* Task requirements:
Return, exactly and in full, the lines of the records below starting at the one with "An economist tabulated" and ending at the one with "A retailer noted", and no other lines.
**** Dataset records ****
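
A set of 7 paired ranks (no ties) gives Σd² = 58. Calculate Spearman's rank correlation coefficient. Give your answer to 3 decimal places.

-0.036

ρ = 1 − 6Σd² / [n(n²−1)] = 1 − 6×58 / (7×48)
  = 1 − 348/336 = 1 − 1.0357 ≈ -0.036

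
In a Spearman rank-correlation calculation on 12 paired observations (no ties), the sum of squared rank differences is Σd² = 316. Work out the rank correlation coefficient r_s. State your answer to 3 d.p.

ρ = 1 − 6Σd² / [n(n²−1)] = 1 − 6×316 / (12×143)
  = 1 − 1896/1716 = 1 − 1.1049 ≈ -0.105

-0.105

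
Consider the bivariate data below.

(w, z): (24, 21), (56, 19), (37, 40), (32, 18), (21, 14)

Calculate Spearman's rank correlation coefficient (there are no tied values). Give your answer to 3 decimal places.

Rank w: 2, 5, 4, 3, 1
Rank z: 4, 3, 5, 2, 1
d = rank(w) − rank(z): -2, 2, -1, 1, 0; Σd² = 10
ρ = 1 − 6Σd² / [n(n²−1)] = 1 − 6×10 / (5×24) = 1 − 60/120 ≈ 0.500

0.500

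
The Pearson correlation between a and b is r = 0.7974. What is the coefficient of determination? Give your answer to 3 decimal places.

0.636

r² = (0.7974)² = 0.636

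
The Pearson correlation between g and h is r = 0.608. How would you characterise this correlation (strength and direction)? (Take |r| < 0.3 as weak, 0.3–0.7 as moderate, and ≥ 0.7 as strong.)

r = 0.608 > 0 so the relationship is positive.
|r| = 0.608, which falls in the moderate range.

moderate positive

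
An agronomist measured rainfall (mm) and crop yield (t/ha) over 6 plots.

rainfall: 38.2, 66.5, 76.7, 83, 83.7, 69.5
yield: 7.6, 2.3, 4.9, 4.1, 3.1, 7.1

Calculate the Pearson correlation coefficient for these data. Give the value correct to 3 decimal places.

-0.628

n = 6, Σx = 417.6, Σy = 29.1, Σx² = 30489.32, Σy² = 163.89, Σxy = 1912.32
nΣxy − ΣxΣy = 11473.92 − 12152.16 = -678.24
nΣx² − (Σx)² = 182935.92 − 174389.76 = 8546.16; nΣy² − (Σy)² = 983.34 − 846.81 = 136.53
r = -678.24 / √(8546.16 × 136.53) = -678.24 / 1080.1885 ≈ -0.628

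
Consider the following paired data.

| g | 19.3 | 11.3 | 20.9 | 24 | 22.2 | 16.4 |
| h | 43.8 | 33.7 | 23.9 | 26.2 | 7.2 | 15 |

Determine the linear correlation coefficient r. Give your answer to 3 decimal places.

n = 6, Σg = 114.1, Σh = 149.8, Σg² = 2274.79, Σh² = 4588.62, Σgh = 2760.3
nΣgh − ΣgΣh = 16561.8 − 17092.18 = -530.38
nΣg² − (Σg)² = 13648.74 − 13018.81 = 629.93; nΣh² − (Σh)² = 27531.72 − 22440.04 = 5091.68
r = -530.38 / √(629.93 × 5091.68) = -530.38 / 1790.9221 ≈ -0.296

-0.296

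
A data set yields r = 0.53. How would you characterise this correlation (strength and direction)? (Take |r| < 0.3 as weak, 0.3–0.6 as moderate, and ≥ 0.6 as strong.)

moderate positive

r = 0.53 > 0 so the relationship is positive.
|r| = 0.53, which falls in the moderate range.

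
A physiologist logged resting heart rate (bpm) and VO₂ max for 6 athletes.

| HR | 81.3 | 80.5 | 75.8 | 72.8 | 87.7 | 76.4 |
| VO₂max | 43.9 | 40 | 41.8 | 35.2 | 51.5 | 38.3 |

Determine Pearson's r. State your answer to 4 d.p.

n = 6, Σx = 474.5, Σy = 250.7, Σx² = 37663.67, Σy² = 10632.63, Σxy = 19962.74
nΣxy − ΣxΣy = 119776.44 − 118957.15 = 819.29
nΣx² − (Σx)² = 225982.02 − 225150.25 = 831.77; nΣy² − (Σy)² = 63795.78 − 62850.49 = 945.29
r = 819.29 / √(831.77 × 945.29) = 819.29 / 886.7152 ≈ 0.9240

0.9240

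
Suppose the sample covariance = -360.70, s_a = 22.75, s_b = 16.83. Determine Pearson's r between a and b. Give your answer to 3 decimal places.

r = Cov(a,b) / (s_a · s_b) = -360.70 / (22.75 × 16.83)
  = -360.70 / 382.8825 ≈ -0.942

-0.942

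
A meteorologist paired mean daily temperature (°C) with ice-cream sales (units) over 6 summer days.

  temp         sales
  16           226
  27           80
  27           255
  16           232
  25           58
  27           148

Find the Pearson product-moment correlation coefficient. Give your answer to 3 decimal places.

-0.504

n = 6, Σx = 138, Σy = 999, Σx² = 3324, Σy² = 201593, Σxy = 21819
nΣxy − ΣxΣy = 130914 − 137862 = -6948
nΣx² − (Σx)² = 19944 − 19044 = 900; nΣy² − (Σy)² = 1209558 − 998001 = 211557
r = -6948 / √(900 × 211557) = -6948 / 13798.5978 ≈ -0.504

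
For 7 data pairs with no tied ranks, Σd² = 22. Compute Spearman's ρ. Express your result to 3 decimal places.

ρ = 1 − 6Σd² / [n(n²−1)] = 1 − 6×22 / (7×48)
  = 1 − 132/336 = 1 − 0.3929 ≈ 0.607

0.607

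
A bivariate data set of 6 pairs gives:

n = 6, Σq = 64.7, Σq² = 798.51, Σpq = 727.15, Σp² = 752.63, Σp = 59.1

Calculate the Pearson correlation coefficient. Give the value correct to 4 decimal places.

r = (nΣpq − ΣpΣq) / √[(nΣp² − (Σp)²)(nΣq² − (Σq)²)]
Numerator: 6×727.15 − 59.1×64.7 = 539.13
Denominator: √[(4515.78 − 3492.81)(4791.06 − 4186.09)] = √[1022.97 × 604.97] = 786.6805
r = 539.13 / 786.6805 ≈ 0.6853

0.6853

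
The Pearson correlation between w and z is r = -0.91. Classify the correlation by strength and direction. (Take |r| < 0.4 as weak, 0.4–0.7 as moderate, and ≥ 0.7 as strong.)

r = -0.91 < 0 so the relationship is negative.
|r| = 0.91, which falls in the strong range.

strong negative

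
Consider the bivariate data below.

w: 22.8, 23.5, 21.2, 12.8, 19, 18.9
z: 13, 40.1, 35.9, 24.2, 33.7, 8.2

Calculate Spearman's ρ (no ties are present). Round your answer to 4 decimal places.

Rank w: 5, 6, 4, 1, 3, 2
Rank z: 2, 6, 5, 3, 4, 1
d = rank(w) − rank(z): 3, 0, -1, -2, -1, 1; Σd² = 16
ρ = 1 − 6Σd² / [n(n²−1)] = 1 − 6×16 / (6×35) = 1 − 96/210 ≈ 0.5429

0.5429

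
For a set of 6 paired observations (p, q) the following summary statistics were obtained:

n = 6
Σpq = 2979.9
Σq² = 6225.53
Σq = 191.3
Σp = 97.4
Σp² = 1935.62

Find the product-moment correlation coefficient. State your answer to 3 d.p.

-0.593

r = (nΣpq − ΣpΣq) / √[(nΣp² − (Σp)²)(nΣq² − (Σq)²)]
Numerator: 6×2979.9 − 97.4×191.3 = -753.22
Denominator: √[(11613.72 − 9486.76)(37353.18 − 36595.69)] = √[2126.96 × 757.49] = 1269.3112
r = -753.22 / 1269.3112 ≈ -0.593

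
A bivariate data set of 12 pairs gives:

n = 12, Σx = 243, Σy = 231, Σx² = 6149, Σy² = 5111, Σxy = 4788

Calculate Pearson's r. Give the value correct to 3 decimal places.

0.122

r = (nΣxy − ΣxΣy) / √[(nΣx² − (Σx)²)(nΣy² − (Σy)²)]
Numerator: 12×4788 − 243×231 = 1323
Denominator: √[(73788 − 59049)(61332 − 53361)] = √[14739 × 7971] = 10839.0299
r = 1323 / 10839.0299 ≈ 0.122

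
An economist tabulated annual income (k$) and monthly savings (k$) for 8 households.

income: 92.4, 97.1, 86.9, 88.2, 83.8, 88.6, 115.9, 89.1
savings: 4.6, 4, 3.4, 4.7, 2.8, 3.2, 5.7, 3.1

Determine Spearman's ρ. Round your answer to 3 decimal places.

Rank income: 6, 7, 2, 3, 1, 4, 8, 5
Rank savings: 6, 5, 4, 7, 1, 3, 8, 2
d = rank(income) − rank(savings): 0, 2, -2, -4, 0, 1, 0, 3; Σd² = 34
ρ = 1 − 6Σd² / [n(n²−1)] = 1 − 6×34 / (8×63) = 1 − 204/504 ≈ 0.595

0.595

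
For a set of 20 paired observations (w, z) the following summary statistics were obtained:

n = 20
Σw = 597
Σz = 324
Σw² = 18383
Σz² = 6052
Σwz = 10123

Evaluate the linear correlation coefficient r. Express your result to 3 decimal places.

0.672

r = (nΣwz − ΣwΣz) / √[(nΣw² − (Σw)²)(nΣz² − (Σz)²)]
Numerator: 20×10123 − 597×324 = 9032
Denominator: √[(367660 − 356409)(121040 − 104976)] = √[11251 × 16064] = 13443.8114
r = 9032 / 13443.8114 ≈ 0.672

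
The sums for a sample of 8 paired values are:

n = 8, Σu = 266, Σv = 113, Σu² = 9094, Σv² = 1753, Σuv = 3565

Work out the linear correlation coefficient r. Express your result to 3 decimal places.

-0.972

r = (nΣuv − ΣuΣv) / √[(nΣu² − (Σu)²)(nΣv² − (Σv)²)]
Numerator: 8×3565 − 266×113 = -1538
Denominator: √[(72752 − 70756)(14024 − 12769)] = √[1996 × 1255] = 1582.7129
r = -1538 / 1582.7129 ≈ -0.972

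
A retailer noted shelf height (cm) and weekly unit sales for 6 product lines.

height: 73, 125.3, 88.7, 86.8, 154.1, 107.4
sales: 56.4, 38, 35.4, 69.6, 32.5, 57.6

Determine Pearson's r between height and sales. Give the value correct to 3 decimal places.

-0.625

n = 6, Σx = 635.3, Σy = 289.5, Σx² = 71712.59, Σy² = 15096.29, Σxy = 29254.35
nΣxy − ΣxΣy = 175526.1 − 183919.35 = -8393.25
nΣx² − (Σx)² = 430275.54 − 403606.09 = 26669.45; nΣy² − (Σy)² = 90577.74 − 83810.25 = 6767.49
r = -8393.25 / √(26669.45 × 6767.49) = -8393.25 / 13434.4794 ≈ -0.625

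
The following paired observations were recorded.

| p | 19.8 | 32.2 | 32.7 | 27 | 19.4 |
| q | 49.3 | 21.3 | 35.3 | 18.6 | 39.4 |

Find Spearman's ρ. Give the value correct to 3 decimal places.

-0.500

Rank p: 2, 4, 5, 3, 1
Rank q: 5, 2, 3, 1, 4
d = rank(p) − rank(q): -3, 2, 2, 2, -3; Σd² = 30
ρ = 1 − 6Σd² / [n(n²−1)] = 1 − 6×30 / (5×24) = 1 − 180/120 ≈ -0.500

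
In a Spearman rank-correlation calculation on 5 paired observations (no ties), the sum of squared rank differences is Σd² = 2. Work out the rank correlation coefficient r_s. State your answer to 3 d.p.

0.900

ρ = 1 − 6Σd² / [n(n²−1)] = 1 − 6×2 / (5×24)
  = 1 − 12/120 = 1 − 0.1000 ≈ 0.900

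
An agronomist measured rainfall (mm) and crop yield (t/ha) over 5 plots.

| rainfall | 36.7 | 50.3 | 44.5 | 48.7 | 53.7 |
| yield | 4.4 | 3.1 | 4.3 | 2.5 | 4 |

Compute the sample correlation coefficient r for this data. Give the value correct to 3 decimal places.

n = 5, Σx = 233.9, Σy = 18.3, Σx² = 11112.61, Σy² = 69.71, Σxy = 845.31
nΣxy − ΣxΣy = 4226.55 − 4280.37 = -53.82
nΣx² − (Σx)² = 55563.05 − 54709.21 = 853.84; nΣy² − (Σy)² = 348.55 − 334.89 = 13.66
r = -53.82 / √(853.84 × 13.66) = -53.82 / 107.9975 ≈ -0.498

-0.498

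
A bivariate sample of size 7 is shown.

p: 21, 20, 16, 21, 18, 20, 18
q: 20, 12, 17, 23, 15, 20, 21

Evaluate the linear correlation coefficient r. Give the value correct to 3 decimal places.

0.298

n = 7, Σp = 134, Σq = 128, Σp² = 2586, Σq² = 2428, Σpq = 2463
nΣpq − ΣpΣq = 17241 − 17152 = 89
nΣp² − (Σp)² = 18102 − 17956 = 146; nΣq² − (Σq)² = 16996 − 16384 = 612
r = 89 / √(146 × 612) = 89 / 298.9180 ≈ 0.298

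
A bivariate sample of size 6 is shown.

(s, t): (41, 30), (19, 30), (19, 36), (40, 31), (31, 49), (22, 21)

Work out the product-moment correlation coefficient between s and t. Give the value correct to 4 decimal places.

n = 6, Σs = 172, Σt = 197, Σs² = 5448, Σt² = 6899, Σst = 5705
nΣst − ΣsΣt = 34230 − 33884 = 346
nΣs² − (Σs)² = 32688 − 29584 = 3104; nΣt² − (Σt)² = 41394 − 38809 = 2585
r = 346 / √(3104 × 2585) = 346 / 2832.6383 ≈ 0.1221

0.1221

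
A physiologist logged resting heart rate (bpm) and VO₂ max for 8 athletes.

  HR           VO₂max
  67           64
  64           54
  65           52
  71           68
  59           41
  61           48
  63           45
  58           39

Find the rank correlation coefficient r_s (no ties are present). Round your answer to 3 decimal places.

0.952

Rank HR: 7, 5, 6, 8, 2, 3, 4, 1
Rank VO₂max: 7, 6, 5, 8, 2, 4, 3, 1
d = rank(HR) − rank(VO₂max): 0, -1, 1, 0, 0, -1, 1, 0; Σd² = 4
ρ = 1 − 6Σd² / [n(n²−1)] = 1 − 6×4 / (8×63) = 1 − 24/504 ≈ 0.952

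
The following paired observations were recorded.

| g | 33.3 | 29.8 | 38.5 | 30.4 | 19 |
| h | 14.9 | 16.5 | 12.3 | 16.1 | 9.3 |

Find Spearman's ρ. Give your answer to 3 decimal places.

Rank g: 4, 2, 5, 3, 1
Rank h: 3, 5, 2, 4, 1
d = rank(g) − rank(h): 1, -3, 3, -1, 0; Σd² = 20
ρ = 1 − 6Σd² / [n(n²−1)] = 1 − 6×20 / (5×24) = 1 − 120/120 ≈ 0.000

0.000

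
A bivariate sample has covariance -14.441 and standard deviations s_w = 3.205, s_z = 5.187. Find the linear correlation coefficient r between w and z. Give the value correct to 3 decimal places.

-0.869

r = Cov(w,z) / (s_w · s_z) = -14.441 / (3.205 × 5.187)
  = -14.441 / 16.6243 ≈ -0.869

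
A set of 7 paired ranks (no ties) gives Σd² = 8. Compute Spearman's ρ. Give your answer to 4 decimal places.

ρ = 1 − 6Σd² / [n(n²−1)] = 1 − 6×8 / (7×48)
  = 1 − 48/336 = 1 − 0.14286 ≈ 0.8571

0.8571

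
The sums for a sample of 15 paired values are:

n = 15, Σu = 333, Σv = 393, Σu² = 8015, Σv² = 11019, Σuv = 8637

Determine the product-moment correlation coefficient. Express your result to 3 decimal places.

-0.131

r = (nΣuv − ΣuΣv) / √[(nΣu² − (Σu)²)(nΣv² − (Σv)²)]
Numerator: 15×8637 − 333×393 = -1314
Denominator: √[(120225 − 110889)(165285 − 154449)] = √[9336 × 10836] = 10058.0762
r = -1314 / 10058.0762 ≈ -0.131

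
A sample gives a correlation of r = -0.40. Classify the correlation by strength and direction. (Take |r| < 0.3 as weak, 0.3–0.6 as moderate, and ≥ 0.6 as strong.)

r = -0.40 < 0 so the relationship is negative.
|r| = 0.40, which falls in the moderate range.

moderate negative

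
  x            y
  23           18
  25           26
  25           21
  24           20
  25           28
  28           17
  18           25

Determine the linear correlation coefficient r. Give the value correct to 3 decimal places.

n = 7, Σx = 168, Σy = 155, Σx² = 4088, Σy² = 3539, Σxy = 3695
nΣxy − ΣxΣy = 25865 − 26040 = -175
nΣx² − (Σx)² = 28616 − 28224 = 392; nΣy² − (Σy)² = 24773 − 24025 = 748
r = -175 / √(392 × 748) = -175 / 541.4942 ≈ -0.323

-0.323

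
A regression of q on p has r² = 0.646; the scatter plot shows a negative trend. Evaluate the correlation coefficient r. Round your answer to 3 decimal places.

-0.804

|r| = √0.646 = 0.804
The association is negative, so r = −0.804.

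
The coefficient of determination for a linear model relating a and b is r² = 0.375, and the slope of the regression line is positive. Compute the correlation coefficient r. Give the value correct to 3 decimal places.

0.612

|r| = √0.375 = 0.612
The association is positive, so r = 0.612.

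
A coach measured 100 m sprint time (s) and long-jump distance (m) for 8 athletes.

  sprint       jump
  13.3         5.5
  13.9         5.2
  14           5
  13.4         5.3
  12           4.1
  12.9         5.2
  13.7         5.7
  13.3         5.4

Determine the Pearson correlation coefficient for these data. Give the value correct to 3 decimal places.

n = 8, Σx = 106.5, Σy = 41.4, Σx² = 1420.65, Σy² = 215.88, Σxy = 552.64
nΣxy − ΣxΣy = 4421.12 − 4409.1 = 12.02
nΣx² − (Σx)² = 11365.2 − 11342.25 = 22.95; nΣy² − (Σy)² = 1727.04 − 1713.96 = 13.08
r = 12.02 / √(22.95 × 13.08) = 12.02 / 17.3259 ≈ 0.694

0.694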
****
* Solution to this exercise:
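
An economist tabulated annual income (k$) and monthly savings (k$) for 8 households.

income: 92.4, 97.1, 86.9, 88.2, 83.8, 88.6, 115.9, 89.1
savings: 4.6, 4, 3.4, 4.7, 2.8, 3.2, 5.7, 3.1

Determine Spearman's ρ. Round your answer to 3 decimal places.

Rank income: 6, 7, 2, 3, 1, 4, 8, 5
Rank savings: 6, 5, 4, 7, 1, 3, 8, 2
d = rank(income) − rank(savings): 0, 2, -2, -4, 0, 1, 0, 3; Σd² = 34
ρ = 1 − 6Σd² / [n(n²−1)] = 1 − 6×34 / (8×63) = 1 − 204/504 ≈ 0.595

0.595

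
For a set of 20 paired observations (w, z) the following summary statistics were obtained:

n = 20
Σw = 597
Σz = 324
Σw² = 18383
Σz² = 6052
Σwz = 10123

Evaluate the linear correlation coefficient r. Express your result to 3 decimal places.

0.672

r = (nΣwz − ΣwΣz) / √[(nΣw² − (Σw)²)(nΣz² − (Σz)²)]
Numerator: 20×10123 − 597×324 = 9032
Denominator: √[(367660 − 356409)(121040 − 104976)] = √[11251 × 16064] = 13443.8114
r = 9032 / 13443.8114 ≈ 0.672

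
The sums for a sample of 8 paired values are:

n = 8, Σu = 266, Σv = 113, Σu² = 9094, Σv² = 1753, Σuv = 3565

Work out the linear correlation coefficient r. Express your result to 3 decimal places.

-0.972

r = (nΣuv − ΣuΣv) / √[(nΣu² − (Σu)²)(nΣv² − (Σv)²)]
Numerator: 8×3565 − 266×113 = -1538
Denominator: √[(72752 − 70756)(14024 − 12769)] = √[1996 × 1255] = 1582.7129
r = -1538 / 1582.7129 ≈ -0.972

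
A retailer noted shelf height (cm) and weekly unit sales for 6 product lines.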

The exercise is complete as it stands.